*** Opening of Exercise data ***

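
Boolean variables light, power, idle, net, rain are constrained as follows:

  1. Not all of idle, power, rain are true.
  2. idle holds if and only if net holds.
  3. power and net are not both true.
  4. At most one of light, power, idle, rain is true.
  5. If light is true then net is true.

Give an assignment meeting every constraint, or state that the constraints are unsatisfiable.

light = False, power = False, idle = False, net = False, rain = False

  (1) {idle, power, rain}: 0/3 true — not all ✓
  (2) idle=F, net=F — same ✓
  (3) power=F, net=F — not both ✓
  (4) {light, power, idle, rain}: 0 true — at most one ✓
  (5) light=F ⇒ net: vacuous ✓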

*** Close of Exercise data ***

What is needed: Nothing but the lines from the one holding "5. If light is true then net is true." through the last line of the data may be output, and each must match exactly.

Written response:
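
  5. If light is true then net is true.

Give an assignment meeting every constraint, or state that the constraints are unsatisfiable.

light = False, power = False, idle = False, net = False, rain = False

  (1) {idle, power, rain}: 0/3 true — not all ✓
  (2) idle=F, net=F — same ✓
  (3) power=F, net=F — not both ✓
  (4) {light, power, idle, rain}: 0 true — at most one ✓
  (5) light=F ⇒ net: vacuous ✓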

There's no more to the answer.